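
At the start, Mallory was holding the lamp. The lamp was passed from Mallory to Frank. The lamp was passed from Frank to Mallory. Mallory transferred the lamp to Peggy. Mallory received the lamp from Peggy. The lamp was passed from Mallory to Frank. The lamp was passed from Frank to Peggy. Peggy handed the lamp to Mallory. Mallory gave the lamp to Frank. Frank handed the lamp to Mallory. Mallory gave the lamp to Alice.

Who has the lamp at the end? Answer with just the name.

Answer: Alice

Derivation:
Tracking the lamp through each event:
Start: Mallory has the lamp.
After event 1: Frank has the lamp.
After event 2: Mallory has the lamp.
After event 3: Peggy has the lamp.
After event 4: Mallory has the lamp.
After event 5: Frank has the lamp.
After event 6: Peggy has the lamp.
After event 7: Mallory has the lamp.
After event 8: Frank has the lamp.
After event 9: Mallory has the lamp.
After event 10: Alice has the lamp.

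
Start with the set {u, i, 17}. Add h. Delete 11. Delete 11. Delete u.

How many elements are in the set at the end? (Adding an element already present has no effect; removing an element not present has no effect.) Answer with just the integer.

Tracking the set through each operation:
Start: {17, i, u}
Event 1 (add h): added. Set: {17, h, i, u}
Event 2 (remove 11): not present, no change. Set: {17, h, i, u}
Event 3 (remove 11): not present, no change. Set: {17, h, i, u}
Event 4 (remove u): removed. Set: {17, h, i}

Final set: {17, h, i} (size 3)

Answer: 3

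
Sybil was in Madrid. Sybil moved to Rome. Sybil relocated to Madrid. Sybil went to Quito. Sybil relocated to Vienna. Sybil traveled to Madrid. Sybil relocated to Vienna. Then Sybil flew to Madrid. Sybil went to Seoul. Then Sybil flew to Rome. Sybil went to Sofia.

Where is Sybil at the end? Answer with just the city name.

Tracking Sybil's location:
Start: Sybil is in Madrid.
After move 1: Madrid -> Rome. Sybil is in Rome.
After move 2: Rome -> Madrid. Sybil is in Madrid.
After move 3: Madrid -> Quito. Sybil is in Quito.
After move 4: Quito -> Vienna. Sybil is in Vienna.
After move 5: Vienna -> Madrid. Sybil is in Madrid.
After move 6: Madrid -> Vienna. Sybil is in Vienna.
After move 7: Vienna -> Madrid. Sybil is in Madrid.
After move 8: Madrid -> Seoul. Sybil is in Seoul.
After move 9: Seoul -> Rome. Sybil is in Rome.
After move 10: Rome -> Sofia. Sybil is in Sofia.

Answer: Sofia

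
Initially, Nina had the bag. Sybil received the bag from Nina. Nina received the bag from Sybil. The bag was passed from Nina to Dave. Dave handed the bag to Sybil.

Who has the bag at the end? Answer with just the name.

Tracking the bag through each event:
Start: Nina has the bag.
After event 1: Sybil has the bag.
After event 2: Nina has the bag.
After event 3: Dave has the bag.
After event 4: Sybil has the bag.

Answer: Sybil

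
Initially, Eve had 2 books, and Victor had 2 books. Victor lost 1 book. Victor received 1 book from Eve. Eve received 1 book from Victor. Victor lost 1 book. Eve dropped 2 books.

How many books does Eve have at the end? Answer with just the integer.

Tracking counts step by step:
Start: Eve=2, Victor=2
Event 1 (Victor -1): Victor: 2 -> 1. State: Eve=2, Victor=1
Event 2 (Eve -> Victor, 1): Eve: 2 -> 1, Victor: 1 -> 2. State: Eve=1, Victor=2
Event 3 (Victor -> Eve, 1): Victor: 2 -> 1, Eve: 1 -> 2. State: Eve=2, Victor=1
Event 4 (Victor -1): Victor: 1 -> 0. State: Eve=2, Victor=0
Event 5 (Eve -2): Eve: 2 -> 0. State: Eve=0, Victor=0

Eve's final count: 0

Answer: 0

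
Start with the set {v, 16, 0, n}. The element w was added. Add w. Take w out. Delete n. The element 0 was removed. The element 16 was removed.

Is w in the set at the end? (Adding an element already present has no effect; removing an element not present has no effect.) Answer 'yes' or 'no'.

Tracking the set through each operation:
Start: {0, 16, n, v}
Event 1 (add w): added. Set: {0, 16, n, v, w}
Event 2 (add w): already present, no change. Set: {0, 16, n, v, w}
Event 3 (remove w): removed. Set: {0, 16, n, v}
Event 4 (remove n): removed. Set: {0, 16, v}
Event 5 (remove 0): removed. Set: {16, v}
Event 6 (remove 16): removed. Set: {v}

Final set: {v} (size 1)
w is NOT in the final set.

Answer: no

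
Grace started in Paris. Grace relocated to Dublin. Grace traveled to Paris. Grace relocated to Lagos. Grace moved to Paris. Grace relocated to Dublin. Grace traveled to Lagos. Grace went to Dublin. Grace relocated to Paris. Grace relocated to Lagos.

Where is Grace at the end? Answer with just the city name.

Answer: Lagos

Derivation:
Tracking Grace's location:
Start: Grace is in Paris.
After move 1: Paris -> Dublin. Grace is in Dublin.
After move 2: Dublin -> Paris. Grace is in Paris.
After move 3: Paris -> Lagos. Grace is in Lagos.
After move 4: Lagos -> Paris. Grace is in Paris.
After move 5: Paris -> Dublin. Grace is in Dublin.
After move 6: Dublin -> Lagos. Grace is in Lagos.
After move 7: Lagos -> Dublin. Grace is in Dublin.
After move 8: Dublin -> Paris. Grace is in Paris.
After move 9: Paris -> Lagos. Grace is in Lagos.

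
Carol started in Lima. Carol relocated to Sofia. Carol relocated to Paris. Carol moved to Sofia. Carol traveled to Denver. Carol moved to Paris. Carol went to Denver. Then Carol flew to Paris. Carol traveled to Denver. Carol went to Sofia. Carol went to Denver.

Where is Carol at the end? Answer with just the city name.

Tracking Carol's location:
Start: Carol is in Lima.
After move 1: Lima -> Sofia. Carol is in Sofia.
After move 2: Sofia -> Paris. Carol is in Paris.
After move 3: Paris -> Sofia. Carol is in Sofia.
After move 4: Sofia -> Denver. Carol is in Denver.
After move 5: Denver -> Paris. Carol is in Paris.
After move 6: Paris -> Denver. Carol is in Denver.
After move 7: Denver -> Paris. Carol is in Paris.
After move 8: Paris -> Denver. Carol is in Denver.
After move 9: Denver -> Sofia. Carol is in Sofia.
After move 10: Sofia -> Denver. Carol is in Denver.

Answer: Denver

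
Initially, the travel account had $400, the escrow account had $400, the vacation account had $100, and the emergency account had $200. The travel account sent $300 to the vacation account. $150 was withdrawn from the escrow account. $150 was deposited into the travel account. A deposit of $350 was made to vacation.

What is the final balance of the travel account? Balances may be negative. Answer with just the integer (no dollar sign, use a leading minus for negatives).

Answer: 250

Derivation:
Tracking account balances step by step:
Start: travel=400, escrow=400, vacation=100, emergency=200
Event 1 (transfer 300 travel -> vacation): travel: 400 - 300 = 100, vacation: 100 + 300 = 400. Balances: travel=100, escrow=400, vacation=400, emergency=200
Event 2 (withdraw 150 from escrow): escrow: 400 - 150 = 250. Balances: travel=100, escrow=250, vacation=400, emergency=200
Event 3 (deposit 150 to travel): travel: 100 + 150 = 250. Balances: travel=250, escrow=250, vacation=400, emergency=200
Event 4 (deposit 350 to vacation): vacation: 400 + 350 = 750. Balances: travel=250, escrow=250, vacation=750, emergency=200

Final balance of travel: 250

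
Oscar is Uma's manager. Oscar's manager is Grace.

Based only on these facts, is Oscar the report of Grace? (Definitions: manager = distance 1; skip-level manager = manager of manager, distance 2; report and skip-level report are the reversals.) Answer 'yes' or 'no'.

Reconstructing the manager chain from the given facts:
  Grace -> Oscar -> Uma
(each arrow means 'manager of the next')
Positions in the chain (0 = top):
  position of Grace: 0
  position of Oscar: 1
  position of Uma: 2

Oscar is at position 1, Grace is at position 0; signed distance (j - i) = -1.
'report' requires j - i = -1. Actual distance is -1, so the relation HOLDS.

Answer: yes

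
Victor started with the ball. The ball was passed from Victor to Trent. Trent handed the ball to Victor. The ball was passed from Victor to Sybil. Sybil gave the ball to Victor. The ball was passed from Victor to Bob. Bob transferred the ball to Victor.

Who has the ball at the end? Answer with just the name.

Answer: Victor

Derivation:
Tracking the ball through each event:
Start: Victor has the ball.
After event 1: Trent has the ball.
After event 2: Victor has the ball.
After event 3: Sybil has the ball.
After event 4: Victor has the ball.
After event 5: Bob has the ball.
After event 6: Victor has the ball.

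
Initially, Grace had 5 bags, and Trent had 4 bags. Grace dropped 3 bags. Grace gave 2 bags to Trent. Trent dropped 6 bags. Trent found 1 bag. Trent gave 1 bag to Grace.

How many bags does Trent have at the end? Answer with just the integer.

Answer: 0

Derivation:
Tracking counts step by step:
Start: Grace=5, Trent=4
Event 1 (Grace -3): Grace: 5 -> 2. State: Grace=2, Trent=4
Event 2 (Grace -> Trent, 2): Grace: 2 -> 0, Trent: 4 -> 6. State: Grace=0, Trent=6
Event 3 (Trent -6): Trent: 6 -> 0. State: Grace=0, Trent=0
Event 4 (Trent +1): Trent: 0 -> 1. State: Grace=0, Trent=1
Event 5 (Trent -> Grace, 1): Trent: 1 -> 0, Grace: 0 -> 1. State: Grace=1, Trent=0

Trent's final count: 0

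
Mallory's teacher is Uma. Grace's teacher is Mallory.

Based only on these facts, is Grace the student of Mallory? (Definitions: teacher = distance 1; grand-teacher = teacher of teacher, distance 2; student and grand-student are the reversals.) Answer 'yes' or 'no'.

Reconstructing the teacher chain from the given facts:
  Uma -> Mallory -> Grace
(each arrow means 'teacher of the next')
Positions in the chain (0 = top):
  position of Uma: 0
  position of Mallory: 1
  position of Grace: 2

Grace is at position 2, Mallory is at position 1; signed distance (j - i) = -1.
'student' requires j - i = -1. Actual distance is -1, so the relation HOLDS.

Answer: yes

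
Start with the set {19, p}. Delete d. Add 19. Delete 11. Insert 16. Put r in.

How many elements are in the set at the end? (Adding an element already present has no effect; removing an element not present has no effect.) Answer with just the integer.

Tracking the set through each operation:
Start: {19, p}
Event 1 (remove d): not present, no change. Set: {19, p}
Event 2 (add 19): already present, no change. Set: {19, p}
Event 3 (remove 11): not present, no change. Set: {19, p}
Event 4 (add 16): added. Set: {16, 19, p}
Event 5 (add r): added. Set: {16, 19, p, r}

Final set: {16, 19, p, r} (size 4)

Answer: 4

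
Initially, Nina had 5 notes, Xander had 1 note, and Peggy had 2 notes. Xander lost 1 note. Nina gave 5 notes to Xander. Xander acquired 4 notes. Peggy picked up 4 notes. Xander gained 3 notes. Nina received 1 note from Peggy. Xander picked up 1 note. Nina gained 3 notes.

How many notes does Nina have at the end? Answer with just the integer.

Tracking counts step by step:
Start: Nina=5, Xander=1, Peggy=2
Event 1 (Xander -1): Xander: 1 -> 0. State: Nina=5, Xander=0, Peggy=2
Event 2 (Nina -> Xander, 5): Nina: 5 -> 0, Xander: 0 -> 5. State: Nina=0, Xander=5, Peggy=2
Event 3 (Xander +4): Xander: 5 -> 9. State: Nina=0, Xander=9, Peggy=2
Event 4 (Peggy +4): Peggy: 2 -> 6. State: Nina=0, Xander=9, Peggy=6
Event 5 (Xander +3): Xander: 9 -> 12. State: Nina=0, Xander=12, Peggy=6
Event 6 (Peggy -> Nina, 1): Peggy: 6 -> 5, Nina: 0 -> 1. State: Nina=1, Xander=12, Peggy=5
Event 7 (Xander +1): Xander: 12 -> 13. State: Nina=1, Xander=13, Peggy=5
Event 8 (Nina +3): Nina: 1 -> 4. State: Nina=4, Xander=13, Peggy=5

Nina's final count: 4

Answer: 4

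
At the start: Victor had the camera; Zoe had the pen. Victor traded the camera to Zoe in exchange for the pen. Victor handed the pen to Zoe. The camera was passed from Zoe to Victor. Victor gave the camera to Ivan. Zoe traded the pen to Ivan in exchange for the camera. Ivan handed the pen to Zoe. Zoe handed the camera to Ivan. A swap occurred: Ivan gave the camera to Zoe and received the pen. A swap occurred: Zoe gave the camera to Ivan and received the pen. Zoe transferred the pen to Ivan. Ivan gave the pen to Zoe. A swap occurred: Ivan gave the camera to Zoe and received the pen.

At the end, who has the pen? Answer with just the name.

Tracking all object holders:
Start: camera:Victor, pen:Zoe
Event 1 (swap camera<->pen: now camera:Zoe, pen:Victor). State: camera:Zoe, pen:Victor
Event 2 (give pen: Victor -> Zoe). State: camera:Zoe, pen:Zoe
Event 3 (give camera: Zoe -> Victor). State: camera:Victor, pen:Zoe
Event 4 (give camera: Victor -> Ivan). State: camera:Ivan, pen:Zoe
Event 5 (swap pen<->camera: now pen:Ivan, camera:Zoe). State: camera:Zoe, pen:Ivan
Event 6 (give pen: Ivan -> Zoe). State: camera:Zoe, pen:Zoe
Event 7 (give camera: Zoe -> Ivan). State: camera:Ivan, pen:Zoe
Event 8 (swap camera<->pen: now camera:Zoe, pen:Ivan). State: camera:Zoe, pen:Ivan
Event 9 (swap camera<->pen: now camera:Ivan, pen:Zoe). State: camera:Ivan, pen:Zoe
Event 10 (give pen: Zoe -> Ivan). State: camera:Ivan, pen:Ivan
Event 11 (give pen: Ivan -> Zoe). State: camera:Ivan, pen:Zoe
Event 12 (swap camera<->pen: now camera:Zoe, pen:Ivan). State: camera:Zoe, pen:Ivan

Final state: camera:Zoe, pen:Ivan
The pen is held by Ivan.

Answer: Ivan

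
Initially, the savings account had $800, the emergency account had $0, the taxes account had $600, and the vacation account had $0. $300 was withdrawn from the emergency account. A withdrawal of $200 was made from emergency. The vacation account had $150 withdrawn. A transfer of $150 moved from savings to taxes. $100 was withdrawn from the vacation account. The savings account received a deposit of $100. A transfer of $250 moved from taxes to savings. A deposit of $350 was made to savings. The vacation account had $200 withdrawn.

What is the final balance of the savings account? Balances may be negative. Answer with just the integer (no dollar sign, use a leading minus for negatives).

Answer: 1350

Derivation:
Tracking account balances step by step:
Start: savings=800, emergency=0, taxes=600, vacation=0
Event 1 (withdraw 300 from emergency): emergency: 0 - 300 = -300. Balances: savings=800, emergency=-300, taxes=600, vacation=0
Event 2 (withdraw 200 from emergency): emergency: -300 - 200 = -500. Balances: savings=800, emergency=-500, taxes=600, vacation=0
Event 3 (withdraw 150 from vacation): vacation: 0 - 150 = -150. Balances: savings=800, emergency=-500, taxes=600, vacation=-150
Event 4 (transfer 150 savings -> taxes): savings: 800 - 150 = 650, taxes: 600 + 150 = 750. Balances: savings=650, emergency=-500, taxes=750, vacation=-150
Event 5 (withdraw 100 from vacation): vacation: -150 - 100 = -250. Balances: savings=650, emergency=-500, taxes=750, vacation=-250
Event 6 (deposit 100 to savings): savings: 650 + 100 = 750. Balances: savings=750, emergency=-500, taxes=750, vacation=-250
Event 7 (transfer 250 taxes -> savings): taxes: 750 - 250 = 500, savings: 750 + 250 = 1000. Balances: savings=1000, emergency=-500, taxes=500, vacation=-250
Event 8 (deposit 350 to savings): savings: 1000 + 350 = 1350. Balances: savings=1350, emergency=-500, taxes=500, vacation=-250
Event 9 (withdraw 200 from vacation): vacation: -250 - 200 = -450. Balances: savings=1350, emergency=-500, taxes=500, vacation=-450

Final balance of savings: 1350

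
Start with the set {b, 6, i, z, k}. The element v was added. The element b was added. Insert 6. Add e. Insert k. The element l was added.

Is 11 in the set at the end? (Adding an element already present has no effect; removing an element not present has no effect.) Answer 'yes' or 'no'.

Tracking the set through each operation:
Start: {6, b, i, k, z}
Event 1 (add v): added. Set: {6, b, i, k, v, z}
Event 2 (add b): already present, no change. Set: {6, b, i, k, v, z}
Event 3 (add 6): already present, no change. Set: {6, b, i, k, v, z}
Event 4 (add e): added. Set: {6, b, e, i, k, v, z}
Event 5 (add k): already present, no change. Set: {6, b, e, i, k, v, z}
Event 6 (add l): added. Set: {6, b, e, i, k, l, v, z}

Final set: {6, b, e, i, k, l, v, z} (size 8)
11 is NOT in the final set.

Answer: no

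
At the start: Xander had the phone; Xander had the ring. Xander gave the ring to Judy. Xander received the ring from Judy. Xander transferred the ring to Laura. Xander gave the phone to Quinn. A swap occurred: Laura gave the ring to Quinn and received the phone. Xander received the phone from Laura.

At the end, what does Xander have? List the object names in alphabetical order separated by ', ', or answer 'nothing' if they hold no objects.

Answer: phone

Derivation:
Tracking all object holders:
Start: phone:Xander, ring:Xander
Event 1 (give ring: Xander -> Judy). State: phone:Xander, ring:Judy
Event 2 (give ring: Judy -> Xander). State: phone:Xander, ring:Xander
Event 3 (give ring: Xander -> Laura). State: phone:Xander, ring:Laura
Event 4 (give phone: Xander -> Quinn). State: phone:Quinn, ring:Laura
Event 5 (swap ring<->phone: now ring:Quinn, phone:Laura). State: phone:Laura, ring:Quinn
Event 6 (give phone: Laura -> Xander). State: phone:Xander, ring:Quinn

Final state: phone:Xander, ring:Quinn
Xander holds: phone.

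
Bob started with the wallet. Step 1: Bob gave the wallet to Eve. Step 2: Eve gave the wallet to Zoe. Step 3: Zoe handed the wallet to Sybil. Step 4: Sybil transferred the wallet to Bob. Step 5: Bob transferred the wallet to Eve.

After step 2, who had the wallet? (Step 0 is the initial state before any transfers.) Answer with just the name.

Tracking the wallet holder through step 2:
After step 0 (start): Bob
After step 1: Eve
After step 2: Zoe

At step 2, the holder is Zoe.

Answer: Zoe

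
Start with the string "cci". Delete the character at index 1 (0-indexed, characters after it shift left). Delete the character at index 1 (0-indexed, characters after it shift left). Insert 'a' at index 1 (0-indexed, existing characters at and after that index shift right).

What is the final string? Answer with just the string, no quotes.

Answer: ca

Derivation:
Applying each edit step by step:
Start: "cci"
Op 1 (delete idx 1 = 'c'): "cci" -> "ci"
Op 2 (delete idx 1 = 'i'): "ci" -> "c"
Op 3 (insert 'a' at idx 1): "c" -> "ca"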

Task
In the records above, locate each line with the word "dropped". Copy all such lines.

Finished task
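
Initially, Eve had 2 books, and Victor had 2 books. Victor lost 1 book. Victor received 1 book from Eve. Eve received 1 book from Victor. Victor lost 1 book. Eve dropped 2 books.
Initially, Grace had 5 bags, and Trent had 4 bags. Grace dropped 3 bags. Grace gave 2 bags to Trent. Trent dropped 6 bags. Trent found 1 bag. Trent gave 1 bag to Grace.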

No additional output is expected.